__What this task involves__: Each line from the one containing "Let r(u) = -4u^3" through the end of the data must be retyped exactly, and no other line.

__Data for this exercise__:

◆ ◆ ◆ ◆ ◆

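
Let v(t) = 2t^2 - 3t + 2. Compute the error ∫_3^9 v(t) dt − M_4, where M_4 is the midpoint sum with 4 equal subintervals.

2.25

Exact integral: ∫_3^9 v(t) dt = 372.
M_4 = 369.75.
Error = 372 − 369.75 = 2.25.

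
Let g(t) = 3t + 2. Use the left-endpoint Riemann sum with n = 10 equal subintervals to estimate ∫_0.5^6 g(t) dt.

Δt = (6 − 0.5)/10 = 0.55.
Left endpoints: 0.5, 1.05, 1.6, 2.15, 2.7, 3.25, 3.8, 4.35, 4.9, 5.45.
g(0.5) = 3.5, g(1.05) = 5.15, g(1.6) = 6.8, g(2.15) = 8.45, g(2.7) = 10.1, g(3.25) = 11.75, g(3.8) = 13.4, g(4.35) = 15.05, g(4.9) = 16.7, g(5.45) = 18.35.
Sum = Δt · [g(0.5) + g(1.05) + g(1.6) + ...].
Sum = 60.0875.

60.0875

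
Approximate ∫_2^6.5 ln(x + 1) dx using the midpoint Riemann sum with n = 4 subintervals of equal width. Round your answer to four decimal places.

7.3264

Δx = (6.5 − 2)/4 = 1.125.
Midpoints: 2.5625, 3.6875, 4.8125, 5.9375.
f(2.5625) ≈ 1.2705, f(3.6875) ≈ 1.5449, f(4.8125) ≈ 1.7600, f(5.9375) ≈ 1.9369.
Sum = Δx · [f(2.5625) + f(3.6875) + f(4.8125) + f(5.9375)].
Sum ≈ 7.3264.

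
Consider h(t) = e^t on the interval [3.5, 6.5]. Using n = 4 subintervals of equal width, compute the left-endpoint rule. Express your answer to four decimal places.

Δt = (6.5 − 3.5)/4 = 0.75.
Left endpoints: 3.5, 4.25, 5, 5.75.
h(3.5) ≈ 33.1155, h(4.25) ≈ 70.1054, h(5) ≈ 148.4132, h(5.75) ≈ 314.1907.
Sum = Δt · [h(3.5) + h(4.25) + h(5) + h(5.75)].
Sum ≈ 424.3685.

424.3685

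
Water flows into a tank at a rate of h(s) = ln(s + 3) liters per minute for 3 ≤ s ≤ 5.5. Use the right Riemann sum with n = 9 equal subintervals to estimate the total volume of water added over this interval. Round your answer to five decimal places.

Δs = (5.5 − 3)/9 = 5/18.
Right endpoints: 59/18, 32/9, 23/6, 37/9, 79/18, 14/3, 89/18, 47/9, 5.5.
h(59/18) ≈ 1.83702, h(32/9) ≈ 1.88031, h(23/6) ≈ 1.92181, h(37/9) ≈ 1.96166, h(79/18) ≈ 1.99998, h(14/3) ≈ 2.03688, h(89/18) ≈ 2.07247, h(47/9) ≈ 2.10684, h(5.5) ≈ 2.14007.
Sum = Δs · [h(59/18) + h(32/9) + h(23/6) + ...].
Sum ≈ 4.98807.

4.98807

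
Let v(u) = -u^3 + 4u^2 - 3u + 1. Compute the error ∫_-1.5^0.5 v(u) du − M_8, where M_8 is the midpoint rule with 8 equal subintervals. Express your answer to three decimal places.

Exact integral: ∫_-1.5^0.5 v(u) du ≈ 10.91667.
M_8 = 10.859375.
Error ≈ 10.91667 − 10.859375 ≈ 0.057.

0.057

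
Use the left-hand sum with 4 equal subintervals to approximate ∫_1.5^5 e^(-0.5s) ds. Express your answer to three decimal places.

Δs = (5 − 1.5)/4 = 0.875.
Left endpoints: 1.5, 2.375, 3.25, 4.125.
f(1.5) ≈ 0.472, f(2.375) ≈ 0.305, f(3.25) ≈ 0.197, f(4.125) ≈ 0.127.
Sum = Δs · [f(1.5) + f(2.375) + f(3.25) + f(4.125)].
Sum ≈ 0.964.

0.964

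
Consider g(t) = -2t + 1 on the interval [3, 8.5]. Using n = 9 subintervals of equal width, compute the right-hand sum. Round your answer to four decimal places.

Δt = (8.5 − 3)/9 = 11/18.
Right endpoints: 65/18, 38/9, 29/6, 49/9, 109/18, 20/3, 131/18, 71/9, 8.5.
g(65/18) = -56/9, g(38/9) = -67/9, g(29/6) = -26/3, g(49/9) = -89/9, g(109/18) = -100/9, g(20/3) = -37/3, g(131/18) = -122/9, g(71/9) = -133/9, g(8.5) = -16.
Sum = Δt · [g(65/18) + g(38/9) + g(29/6) + ...].
Sum ≈ -61.1111.

-61.1111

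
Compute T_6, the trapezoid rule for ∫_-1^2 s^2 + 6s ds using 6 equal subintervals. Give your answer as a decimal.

Δs = (2 − (-1))/6 = 0.5.
f(-1) = -5, f(-0.5) = -2.75, f(0) = 0, f(0.5) = 3.25, f(1) = 7, f(1.5) = 11.25, f(2) = 16.
T_6 = (Δs/2)·[f(s_0) + 2f(s_1) + ... + 2f(s_{5}) + f(s_6)].
Sum = 12.125.

12.125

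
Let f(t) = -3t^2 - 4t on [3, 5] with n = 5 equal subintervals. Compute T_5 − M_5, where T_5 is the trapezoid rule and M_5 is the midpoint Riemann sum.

-0.24

T_5 = -130.16.
M_5 = -129.92.
T_5 − M_5 = -0.24.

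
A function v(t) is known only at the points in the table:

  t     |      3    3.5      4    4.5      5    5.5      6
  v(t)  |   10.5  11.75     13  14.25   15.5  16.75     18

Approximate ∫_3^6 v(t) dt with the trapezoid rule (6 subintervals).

Δt = 0.5.
T_6 = (0.5/2)·[10.5 + 2·11.75 + 2·13 + 2·14.25 + 2·15.5 + 2·16.75 + 18] = 42.75.

42.75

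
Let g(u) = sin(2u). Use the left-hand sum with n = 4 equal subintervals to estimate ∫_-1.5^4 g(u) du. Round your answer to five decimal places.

Δu = (4 − (-1.5))/4 = 1.375.
Left endpoints: -1.5, -0.125, 1.25, 2.625.
g(-1.5) ≈ -0.14112, g(-0.125) ≈ -0.24740, g(1.25) ≈ 0.59847, g(2.625) ≈ -0.85893.
Sum = Δu · [g(-1.5) + g(-0.125) + g(1.25) + g(2.625)].
Sum ≈ -0.89236.

-0.89236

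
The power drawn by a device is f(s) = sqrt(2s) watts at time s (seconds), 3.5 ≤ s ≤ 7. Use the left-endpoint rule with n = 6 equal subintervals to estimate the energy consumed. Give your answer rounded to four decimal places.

Δs = (7 − 3.5)/6 = 7/12.
Left endpoints: 3.5, 49/12, 14/3, 5.25, 35/6, 77/12.
f(3.5) ≈ 2.6458, f(49/12) ≈ 2.8577, f(14/3) ≈ 3.0551, f(5.25) ≈ 3.2404, f(35/6) ≈ 3.4157, f(77/12) ≈ 3.5824.
Sum = Δs · [f(3.5) + f(49/12) + f(14/3) + ...].
Sum ≈ 10.9649.

10.9649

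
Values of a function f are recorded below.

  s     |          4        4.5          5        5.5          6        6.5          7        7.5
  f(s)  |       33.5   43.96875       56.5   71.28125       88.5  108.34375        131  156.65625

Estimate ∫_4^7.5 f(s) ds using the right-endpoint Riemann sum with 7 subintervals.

Δs = 0.5.
Sum = 0.5·[43.96875 + 56.5 + 71.28125 + 88.5 + 108.34375 + 131 + 156.65625] = 328.125.

328.125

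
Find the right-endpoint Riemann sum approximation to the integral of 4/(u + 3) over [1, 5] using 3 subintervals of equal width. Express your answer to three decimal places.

2.467

Δu = (5 − 1)/3 = 4/3.
Right endpoints: 7/3, 11/3, 5.
f(7/3) = 0.75, f(11/3) = 0.6, f(5) = 0.5.
Sum = Δu · [f(7/3) + f(11/3) + f(5)].
Sum ≈ 2.467.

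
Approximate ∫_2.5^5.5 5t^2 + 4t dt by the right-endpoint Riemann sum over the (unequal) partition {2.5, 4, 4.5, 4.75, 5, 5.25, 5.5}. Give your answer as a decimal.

Subinterval widths: 1.5, 0.5, 0.25, 0.25, 0.25, 0.25.
Right endpoints: 4, 4.5, 4.75, 5, 5.25, 5.5.
f(4) = 96, f(4.5) = 119.25, f(4.75) = 131.8125, f(5) = 145, f(5.25) = 158.8125, f(5.5) = 173.25.
Sum = Σ Δt_i · f(t_i).
Sum = 355.84375.

355.84375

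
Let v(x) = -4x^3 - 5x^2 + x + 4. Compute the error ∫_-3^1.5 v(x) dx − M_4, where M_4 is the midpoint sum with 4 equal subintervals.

1.8984375

Exact integral: ∫_-3^1.5 v(x) dx = 39.9375.
M_4 = 38.0390625.
Error = 39.9375 − 38.0390625 = 1.8984375.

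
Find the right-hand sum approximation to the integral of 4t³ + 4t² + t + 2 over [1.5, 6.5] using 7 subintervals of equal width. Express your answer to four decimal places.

2640.2041

Δt = (6.5 − 1.5)/7 = 5/7.
Right endpoints: 31/14, 41/14, 51/14, 61/14, 71/14, 81/14, 6.5.
f(31/14) = 23068/343, f(41/14) = 47918/343, f(51/14) = 86468/343, f(61/14) = 141718/343, f(71/14) = 216668/343, f(81/14) = 314318/343, f(6.5) = 1276.
Sum = Δt · [f(31/14) + f(41/14) + f(51/14) + ...].
Sum ≈ 2640.2041.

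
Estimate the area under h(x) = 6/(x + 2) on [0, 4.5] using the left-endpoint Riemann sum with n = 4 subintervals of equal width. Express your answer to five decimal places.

8.37905

Δx = (4.5 − 0)/4 = 1.125.
Left endpoints: 0, 1.125, 2.25, 3.375.
h(0) = 3, h(1.125) = 1.92, h(2.25) = 24/17, h(3.375) = 48/43.
Sum = Δx · [h(0) + h(1.125) + h(2.25) + h(3.375)].
Sum ≈ 8.37905.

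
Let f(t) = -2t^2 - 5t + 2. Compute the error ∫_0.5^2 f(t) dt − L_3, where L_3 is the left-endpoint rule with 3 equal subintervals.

Exact integral: ∫_0.5^2 f(t) dt = -11.625.
L_3 = -8.
Error = -11.625 − (-8) = -3.625.

-3.625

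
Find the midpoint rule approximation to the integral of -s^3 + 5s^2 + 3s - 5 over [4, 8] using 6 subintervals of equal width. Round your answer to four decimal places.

-159.4074

Δs = (8 − 4)/6 = 2/3.
Midpoints: 13/3, 5, 17/3, 19/3, 7, 23/3.
f(13/3) = 554/27, f(5) = 10, f(17/3) = -254/27, f(19/3) = -1066/27, f(7) = -82, f(23/3) = -3746/27.
Sum = Δs · [f(13/3) + f(5) + f(17/3) + ...].
Sum ≈ -159.4074.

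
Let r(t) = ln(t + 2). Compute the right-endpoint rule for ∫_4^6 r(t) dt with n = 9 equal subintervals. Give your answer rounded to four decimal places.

3.9168

Δt = (6 − 4)/9 = 2/9.
Right endpoints: 38/9, 40/9, 14/3, 44/9, 46/9, 16/3, 50/9, 52/9, 6.
r(38/9) ≈ 1.8281, r(40/9) ≈ 1.8632, r(14/3) ≈ 1.8971, r(44/9) ≈ 1.9299, r(46/9) ≈ 1.9617, r(16/3) ≈ 1.9924, r(50/9) ≈ 2.0223, r(52/9) ≈ 2.0513, r(6) ≈ 2.0794.
Sum = Δt · [r(38/9) + r(40/9) + r(14/3) + ...].
Sum ≈ 3.9168.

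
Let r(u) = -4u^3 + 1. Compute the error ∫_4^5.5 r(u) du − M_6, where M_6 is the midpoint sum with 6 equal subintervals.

Exact integral: ∫_4^5.5 r(u) du = -657.5625.
M_6 = -657.1171875.
Error = -657.5625 − (-657.1171875) = -0.4453125.

-0.4453125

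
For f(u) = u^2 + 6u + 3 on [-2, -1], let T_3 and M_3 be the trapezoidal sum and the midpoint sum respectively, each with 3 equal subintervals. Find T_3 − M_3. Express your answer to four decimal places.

0.0278

T_3 ≈ -3.648148.
M_3 ≈ -3.675926.
T_3 − M_3 ≈ 0.0278.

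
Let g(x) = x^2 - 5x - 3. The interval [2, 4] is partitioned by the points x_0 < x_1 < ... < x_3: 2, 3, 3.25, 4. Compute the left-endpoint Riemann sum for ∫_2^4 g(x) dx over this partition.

-17.765625

Subinterval widths: 1, 0.25, 0.75.
Left endpoints: 2, 3, 3.25.
g(2) = -9, g(3) = -9, g(3.25) = -8.6875.
Sum = Σ Δx_i · g(x_i).
Sum = -17.765625.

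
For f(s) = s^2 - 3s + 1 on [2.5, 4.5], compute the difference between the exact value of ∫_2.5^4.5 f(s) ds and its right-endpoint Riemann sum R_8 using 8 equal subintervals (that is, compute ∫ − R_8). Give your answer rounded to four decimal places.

-1.0208

Exact integral: ∫_2.5^4.5 f(s) ds ≈ 6.166667.
R_8 = 7.1875.
Error ≈ 6.166667 − 7.1875 ≈ -1.0208.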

◆ ◆ ◆ ◆ ◆

__Answer box__:
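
Let r(u) = -4u^3 + 1. Compute the error ∫_4^5.5 r(u) du − M_6, where M_6 is the midpoint sum with 6 equal subintervals.

Exact integral: ∫_4^5.5 r(u) du = -657.5625.
M_6 = -657.1171875.
Error = -657.5625 − (-657.1171875) = -0.4453125.

-0.4453125

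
For f(u) = u^2 + 6u + 3 on [-2, -1], let T_3 and M_3 be the trapezoidal sum and the midpoint sum respectively, each with 3 equal subintervals. Find T_3 − M_3. Express your answer to four decimal places.

0.0278

T_3 ≈ -3.648148.
M_3 ≈ -3.675926.
T_3 − M_3 ≈ 0.0278.

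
Let g(x) = x^2 - 5x - 3. The interval [2, 4] is partitioned by the points x_0 < x_1 < ... < x_3: 2, 3, 3.25, 4. Compute the left-endpoint Riemann sum for ∫_2^4 g(x) dx over this partition.

-17.765625

Subinterval widths: 1, 0.25, 0.75.
Left endpoints: 2, 3, 3.25.
g(2) = -9, g(3) = -9, g(3.25) = -8.6875.
Sum = Σ Δx_i · g(x_i).
Sum = -17.765625.

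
For f(s) = s^2 - 3s + 1 on [2.5, 4.5], compute the difference between the exact value of ∫_2.5^4.5 f(s) ds and its right-endpoint Riemann sum R_8 using 8 equal subintervals (that is, compute ∫ − R_8). Give your answer rounded to four decimal places.

-1.0208

Exact integral: ∫_2.5^4.5 f(s) ds ≈ 6.166667.
R_8 = 7.1875.
Error ≈ 6.166667 − 7.1875 ≈ -1.0208.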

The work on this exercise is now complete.